* _RECORDS FOR THIS TASK_:
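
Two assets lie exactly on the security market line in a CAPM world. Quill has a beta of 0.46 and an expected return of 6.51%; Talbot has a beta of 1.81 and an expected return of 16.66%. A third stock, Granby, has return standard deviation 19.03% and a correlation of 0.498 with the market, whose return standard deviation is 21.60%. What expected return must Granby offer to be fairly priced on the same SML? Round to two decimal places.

6.35%

MRP = (16.66% − 6.51%) / (1.81 − 0.46) = 7.5185%
R_f = 6.51% − 0.46 × 7.5185% = 3.0515%
β_Granby = ρ·σ_i/σ_m = 0.498 × 19.03 / 21.60 = 0.4387
E(R_Granby) = R_f + β × MRP = 3.0515% + 0.4387 × 7.5185% = 6.35%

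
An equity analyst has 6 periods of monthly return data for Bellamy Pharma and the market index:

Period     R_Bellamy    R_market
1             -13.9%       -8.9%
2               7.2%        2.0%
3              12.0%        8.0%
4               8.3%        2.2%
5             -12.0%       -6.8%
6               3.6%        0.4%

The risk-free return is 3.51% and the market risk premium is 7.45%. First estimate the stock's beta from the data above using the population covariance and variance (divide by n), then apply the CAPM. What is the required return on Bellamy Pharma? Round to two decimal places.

Mean R_i = (-13.9 + 7.2 + 12.0 + 8.3 − 12.0 + 3.6) / 6 = 0.8667%
Mean R_m = (-8.9 + 2.0 + 8.0 + 2.2 − 6.8 + 0.4) / 6 = -0.5167%
Σ(R_i − R̄_i)(R_m − R̄_m) = 338.0967  ⇒  Cov = 338.0967 / 6 = 56.3495
Σ(R_m − R̄_m)² = 196.8483  ⇒  Var(R_m) = 196.8483 / 6 = 32.8081
β = Cov / Var(R_m) = 56.3495 / 32.8081 = 1.7175
E(R) = R_f + β × MRP = 3.51% + 1.7175 × 7.45% = 16.31%

16.31%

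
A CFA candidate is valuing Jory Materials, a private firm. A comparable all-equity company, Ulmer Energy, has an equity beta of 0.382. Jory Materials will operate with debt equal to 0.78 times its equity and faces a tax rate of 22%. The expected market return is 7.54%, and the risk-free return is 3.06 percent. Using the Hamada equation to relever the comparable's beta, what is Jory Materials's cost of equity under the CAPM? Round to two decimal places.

β_L = β_U × [1 + (1 − t)(D/E)] = 0.382 × [1 + (1 − 0.22) × 0.78]
    = 0.382 × [1 + 0.78 × 0.78] = 0.382 × 1.6084 = 0.6144
MRP = 7.54% − 3.06% = 4.48%
E(R) = R_f + β_L × MRP = 3.06% + 0.6144 × 4.48% = 5.81%

5.81%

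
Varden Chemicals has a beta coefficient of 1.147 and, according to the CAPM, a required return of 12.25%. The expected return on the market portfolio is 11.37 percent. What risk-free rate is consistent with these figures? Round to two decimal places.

5.38%

E(R) = R_f + β(E(R_m) − R_f) = R_f(1 − β) + β·E(R_m)
12.25% = R_f × (1 − 1.147) + 1.147 × 11.37%
12.25% = R_f × -0.147 + 13.04139%
R_f = (12.25% − 13.04139%) / -0.147 = 5.38%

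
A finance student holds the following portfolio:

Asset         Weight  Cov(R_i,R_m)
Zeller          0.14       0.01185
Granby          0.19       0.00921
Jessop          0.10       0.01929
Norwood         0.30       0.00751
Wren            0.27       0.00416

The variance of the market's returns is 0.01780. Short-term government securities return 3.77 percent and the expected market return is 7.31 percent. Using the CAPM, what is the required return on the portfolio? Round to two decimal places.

β_Zeller = 0.01185 / 0.01780 = 0.6657
β_Granby = 0.00921 / 0.01780 = 0.5174
β_Jessop = 0.01929 / 0.01780 = 1.0837
β_Norwood = 0.00751 / 0.01780 = 0.4219
β_Wren = 0.00416 / 0.01780 = 0.2337
β_P = Σ w_i β_i = 0.14×0.6657 + 0.19×0.5174 + 0.10×1.0837 + 0.30×0.4219 + 0.27×0.2337 = 0.4895
MRP = 7.31% − 3.77% = 3.54%
E(R_P) = R_f + β_P × MRP = 3.77% + 0.4895 × 3.54% = 5.50%

5.50%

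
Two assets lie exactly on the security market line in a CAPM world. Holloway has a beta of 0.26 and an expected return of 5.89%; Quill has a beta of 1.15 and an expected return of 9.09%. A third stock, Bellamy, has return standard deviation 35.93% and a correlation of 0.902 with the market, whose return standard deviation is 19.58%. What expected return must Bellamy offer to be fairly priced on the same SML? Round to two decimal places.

MRP = (9.09% − 5.89%) / (1.15 − 0.26) = 3.5955%
R_f = 5.89% − 0.26 × 3.5955% = 4.9552%
β_Bellamy = ρ·σ_i/σ_m = 0.902 × 35.93 / 19.58 = 1.6552
E(R_Bellamy) = R_f + β × MRP = 4.9552% + 1.6552 × 3.5955% = 10.91%

10.91%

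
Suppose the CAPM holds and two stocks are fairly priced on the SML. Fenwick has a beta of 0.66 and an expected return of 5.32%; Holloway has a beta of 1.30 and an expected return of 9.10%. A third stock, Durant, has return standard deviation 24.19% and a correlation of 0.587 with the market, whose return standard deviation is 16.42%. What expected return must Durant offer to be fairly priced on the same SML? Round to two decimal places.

6.53%

MRP = (9.10% − 5.32%) / (1.30 − 0.66) = 5.9063%
R_f = 5.32% − 0.66 × 5.9063% = 1.4218%
β_Durant = ρ·σ_i/σ_m = 0.587 × 24.19 / 16.42 = 0.8648
E(R_Durant) = R_f + β × MRP = 1.4218% + 0.8648 × 5.9063% = 6.53%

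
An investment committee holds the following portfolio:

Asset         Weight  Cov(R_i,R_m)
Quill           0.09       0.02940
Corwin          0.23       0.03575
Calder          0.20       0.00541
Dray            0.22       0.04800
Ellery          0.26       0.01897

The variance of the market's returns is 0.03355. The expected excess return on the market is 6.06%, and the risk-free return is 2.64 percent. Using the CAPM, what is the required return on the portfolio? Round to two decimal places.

β_Quill = 0.02940 / 0.03355 = 0.8763
β_Corwin = 0.03575 / 0.03355 = 1.0656
β_Calder = 0.00541 / 0.03355 = 0.1613
β_Dray = 0.04800 / 0.03355 = 1.4307
β_Ellery = 0.01897 / 0.03355 = 0.5654
β_P = Σ w_i β_i = 0.09×0.8763 + 0.23×1.0656 + 0.20×0.1613 + 0.22×1.4307 + 0.26×0.5654 = 0.8180
E(R_P) = R_f + β_P × MRP = 2.64% + 0.8180 × 6.06% = 7.60%

7.60%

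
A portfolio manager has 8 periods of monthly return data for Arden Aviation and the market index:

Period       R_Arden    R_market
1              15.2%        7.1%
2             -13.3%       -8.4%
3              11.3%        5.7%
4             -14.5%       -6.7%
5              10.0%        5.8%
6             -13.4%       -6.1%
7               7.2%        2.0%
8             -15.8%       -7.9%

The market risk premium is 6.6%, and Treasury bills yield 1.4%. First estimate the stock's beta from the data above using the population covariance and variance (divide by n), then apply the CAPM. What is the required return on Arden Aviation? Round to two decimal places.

14.46%

Mean R_i = (15.2 − 13.3 + 11.3 − 14.5 + 10.0 − 13.4 + 7.2 − 15.8) / 8 = -1.6625%
Mean R_m = (7.1 − 8.4 + 5.7 − 6.7 + 5.8 − 6.1 + 2.0 − 7.9) / 8 = -1.0625%
Σ(R_i − R̄_i)(R_m − R̄_m) = 646.0288  ⇒  Cov = 646.0288 / 8 = 80.7536
Σ(R_m − R̄_m)² = 326.5788  ⇒  Var(R_m) = 326.5788 / 8 = 40.8224
β = Cov / Var(R_m) = 80.7536 / 40.8224 = 1.9782
E(R) = R_f + β × MRP = 1.4% + 1.9782 × 6.6% = 14.46%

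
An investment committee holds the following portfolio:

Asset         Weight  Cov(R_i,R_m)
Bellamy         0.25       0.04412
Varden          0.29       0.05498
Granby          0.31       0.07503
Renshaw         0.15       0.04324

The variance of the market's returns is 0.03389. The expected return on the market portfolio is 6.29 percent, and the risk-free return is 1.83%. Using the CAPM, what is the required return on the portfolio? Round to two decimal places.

β_Bellamy = 0.04412 / 0.03389 = 1.3019
β_Varden = 0.05498 / 0.03389 = 1.6223
β_Granby = 0.07503 / 0.03389 = 2.2139
β_Renshaw = 0.04324 / 0.03389 = 1.2759
β_P = Σ w_i β_i = 0.25×1.3019 + 0.29×1.6223 + 0.31×2.2139 + 0.15×1.2759 = 1.6736
MRP = 6.29% − 1.83% = 4.46%
E(R_P) = R_f + β_P × MRP = 1.83% + 1.6736 × 4.46% = 9.29%

9.29%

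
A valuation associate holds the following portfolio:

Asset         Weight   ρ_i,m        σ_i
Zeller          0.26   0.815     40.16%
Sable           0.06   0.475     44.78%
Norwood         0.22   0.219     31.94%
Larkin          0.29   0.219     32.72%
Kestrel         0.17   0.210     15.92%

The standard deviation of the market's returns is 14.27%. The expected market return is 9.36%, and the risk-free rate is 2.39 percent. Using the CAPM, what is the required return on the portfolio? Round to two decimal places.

9.21%

β_Zeller = 0.815 × 40.16% / 14.27% = 2.2937
β_Sable = 0.475 × 44.78% / 14.27% = 1.4906
β_Norwood = 0.219 × 31.94% / 14.27% = 0.4902
β_Larkin = 0.219 × 32.72% / 14.27% = 0.5021
β_Kestrel = 0.210 × 15.92% / 14.27% = 0.2343
β_P = Σ w_i β_i = 0.26×2.2937 + 0.06×1.4906 + 0.22×0.4902 + 0.29×0.5021 + 0.17×0.2343 = 0.9791
MRP = 9.36% − 2.39% = 6.97%
E(R_P) = R_f + β_P × MRP = 2.39% + 0.9791 × 6.97% = 9.21%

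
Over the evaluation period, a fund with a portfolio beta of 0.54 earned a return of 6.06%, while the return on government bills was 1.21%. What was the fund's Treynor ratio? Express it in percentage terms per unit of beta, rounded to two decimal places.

8.98%

Treynor = (R_P − R_f) / β_P = (6.06% − 1.21%) / 0.5400 = 4.85% / 0.5400 = 8.98%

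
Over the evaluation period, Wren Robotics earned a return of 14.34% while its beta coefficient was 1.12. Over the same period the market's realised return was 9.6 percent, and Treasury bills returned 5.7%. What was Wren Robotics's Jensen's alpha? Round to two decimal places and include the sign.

+4.27%

Market excess return = 9.6% − 5.7% = 3.90%
CAPM benchmark = R_f + β(R_m − R_f) = 5.7% + 1.12 × 3.9% = 10.0680%
α = actual − benchmark = 14.34% − 10.0680% = +4.27%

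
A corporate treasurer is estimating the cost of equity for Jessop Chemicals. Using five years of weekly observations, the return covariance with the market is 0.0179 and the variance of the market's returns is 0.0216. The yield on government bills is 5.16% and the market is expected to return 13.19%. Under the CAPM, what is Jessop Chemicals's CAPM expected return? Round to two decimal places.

β = Cov(R_i, R_m) / Var(R_m) = 0.0179 / 0.0216 = 0.8287
MRP = 13.19% − 5.16% = 8.03%
E(R) = R_f + β × MRP = 5.16% + 0.8287 × 8.03% = 11.81%

11.81%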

* _TASK DIRECTIONS_: Copy out all lines of the listing where the word "following" appears.

* _SOLUTION BELOW_:
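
A finance student holds the following portfolio:
An investment committee holds the following portfolio:
An investment committee holds the following portfolio:
A valuation associate holds the following portfolio: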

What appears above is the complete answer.